**TASK OBJECTIVE:**
Exact repetition of every entry is required.

Top of DATA SUPPLIED

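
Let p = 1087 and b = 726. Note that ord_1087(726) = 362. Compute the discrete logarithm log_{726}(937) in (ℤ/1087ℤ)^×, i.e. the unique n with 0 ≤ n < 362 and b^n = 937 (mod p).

48

Baby-step giant-step with m = ceil(sqrt(362)) = 20.
Baby table (726^j mod 1087 for j=0..19):
  0:1  1:726  2:968  3:566  4:30  5:40  6:778  7:675
  8:900  9:113  10:513  11:684  12:912  13:129  14:172  15:954
  16:185  17:609  18:812  19:358
Giant step factor: 726^(-20) ≡ 397 (mod 1087).
Scan 937·397^i mod 1087 for i = 0, 1, …:
  i=0: 937   i=1: 235   i=2: 900
Match at i=2, j=8: n = 2·20 + 8 = 48.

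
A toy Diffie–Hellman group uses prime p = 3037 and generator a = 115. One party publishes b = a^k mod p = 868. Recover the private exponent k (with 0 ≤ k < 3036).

580

Baby-step giant-step with m = ceil(sqrt(3036)) = 56.
Baby table (115^j mod 3037 for j=0..55):
  0:1  1:115  2:1077  3:2375  4:2832  5:721  6:916  7:2082
  8:2544  9:1008  10:514  11:1407  12:844  13:2913  14:925  15:80
  16:89  17:1124  18:1706  19:1822  20:3014  21:392  22:2562  23:41
  24:1678  25:1639  26:191  27:706  28:2228  29:1112  30:326  31:1046
  32:1847  33:2852  34:3021  35:1197  36:990  37:1481  38:243  39:612
  40:529  41:95  42:1814  43:2094  44:887  45:1784  46:1681  47:1984
  48:385  49:1757  50:1613  51:238  52:37  53:1218  54:368  55:2839
Giant step factor: 115^(-56) ≡ 810 (mod 3037).
Scan 868·810^i mod 3037 for i = 0, 1, …:
  i=0: 868   i=1: 1533   i=2: 2634   i=3: 1566
  i=4: 2031   i=5: 2093   i=6: 684   i=7: 1306
  i=8: 984   i=9: 1346   i=10: 3014
Match at i=10, j=20: k = 10·56 + 20 = 580.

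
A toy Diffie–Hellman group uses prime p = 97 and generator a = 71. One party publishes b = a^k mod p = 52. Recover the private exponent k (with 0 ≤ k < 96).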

Bottom of DATA SUPPLIED

**EXERCISE OUTPUT:**
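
Let p = 1087 and b = 726. Note that ord_1087(726) = 362. Compute the discrete logarithm log_{726}(937) in (ℤ/1087ℤ)^×, i.e. the unique n with 0 ≤ n < 362 and b^n = 937 (mod p).

48

Baby-step giant-step with m = ceil(sqrt(362)) = 20.
Baby table (726^j mod 1087 for j=0..19):
  0:1  1:726  2:968  3:566  4:30  5:40  6:778  7:675
  8:900  9:113  10:513  11:684  12:912  13:129  14:172  15:954
  16:185  17:609  18:812  19:358
Giant step factor: 726^(-20) ≡ 397 (mod 1087).
Scan 937·397^i mod 1087 for i = 0, 1, …:
  i=0: 937   i=1: 235   i=2: 900
Match at i=2, j=8: n = 2·20 + 8 = 48.

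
A toy Diffie–Hellman group uses prime p = 3037 and generator a = 115. One party publishes b = a^k mod p = 868. Recover the private exponent k (with 0 ≤ k < 3036).

580

Baby-step giant-step with m = ceil(sqrt(3036)) = 56.
Baby table (115^j mod 3037 for j=0..55):
  0:1  1:115  2:1077  3:2375  4:2832  5:721  6:916  7:2082
  8:2544  9:1008  10:514  11:1407  12:844  13:2913  14:925  15:80
  16:89  17:1124  18:1706  19:1822  20:3014  21:392  22:2562  23:41
  24:1678  25:1639  26:191  27:706  28:2228  29:1112  30:326  31:1046
  32:1847  33:2852  34:3021  35:1197  36:990  37:1481  38:243  39:612
  40:529  41:95  42:1814  43:2094  44:887  45:1784  46:1681  47:1984
  48:385  49:1757  50:1613  51:238  52:37  53:1218  54:368  55:2839
Giant step factor: 115^(-56) ≡ 810 (mod 3037).
Scan 868·810^i mod 3037 for i = 0, 1, …:
  i=0: 868   i=1: 1533   i=2: 2634   i=3: 1566
  i=4: 2031   i=5: 2093   i=6: 684   i=7: 1306
  i=8: 984   i=9: 1346   i=10: 3014
Match at i=10, j=20: k = 10·56 + 20 = 580.

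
A toy Diffie–Hellman group uses prime p = 97 and generator a = 71. One party publishes b = a^k mod p = 52. Recover the private exponent k (with 0 ≤ k < 96).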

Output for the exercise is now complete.